### WHAT IS REQUIRED
Below you will find a set of lines. Repeat them all exactly.

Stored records
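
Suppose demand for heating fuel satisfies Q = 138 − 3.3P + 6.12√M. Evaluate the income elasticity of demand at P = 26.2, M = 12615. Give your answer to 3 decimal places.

0.465

At P = 26.2, M = 12615: Q = 738.917.
Holding P constant, ∂Q/∂M = 6.12/(2√M) = 0.0272444.
η_M = (∂Q/∂M)·(M/Q) = 0.0272444 × (12615/738.917) = 0.465.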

### RESULT
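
Suppose demand for heating fuel satisfies Q = 138 − 3.3P + 6.12√M. Evaluate the income elasticity of demand at P = 26.2, M = 12615. Give your answer to 3 decimal places.

0.465

At P = 26.2, M = 12615: Q = 738.917.
Holding P constant, ∂Q/∂M = 6.12/(2√M) = 0.0272444.
η_M = (∂Q/∂M)·(M/Q) = 0.0272444 × (12615/738.917) = 0.465.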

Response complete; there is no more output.